Segment Start: STUDY MATERIAL

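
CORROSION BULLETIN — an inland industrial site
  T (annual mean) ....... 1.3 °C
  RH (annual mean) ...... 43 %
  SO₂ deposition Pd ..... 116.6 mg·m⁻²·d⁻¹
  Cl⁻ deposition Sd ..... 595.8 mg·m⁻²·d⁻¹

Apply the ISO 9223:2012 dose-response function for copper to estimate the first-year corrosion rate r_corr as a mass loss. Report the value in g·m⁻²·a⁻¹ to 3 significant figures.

r_corr = 3.28 g·m⁻²·a⁻¹

copper: f(T) = +0.126·(T−10) [T≤10 °C] = -1.0962
  SO₂ term: 0.0053·116.6^0.26·exp(0.059·43-1.0962) = 0.07715
  Sd branch = 0.01025·Sd^0.27·e^(0.036·RH+0.049·T) = 0.2884 μm/a
  r_corr = 0.07715 + 0.2884 = 0.3655 μm/a
Convert to mass loss: 0.3655 μm/a × 8.96 g/cm³ = 3.275 g·m⁻²·a⁻¹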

Segment End: STUDY MATERIAL

### DIRECTIONS:
Wherever the string "deposition" is found in the entries, copy the line it sits in.

### EXERCISE ANSWER:
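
  SO₂ deposition Pd ..... 116.6 mg·m⁻²·d⁻¹
  Cl⁻ deposition Sd ..... 595.8 mg·m⁻²·d⁻¹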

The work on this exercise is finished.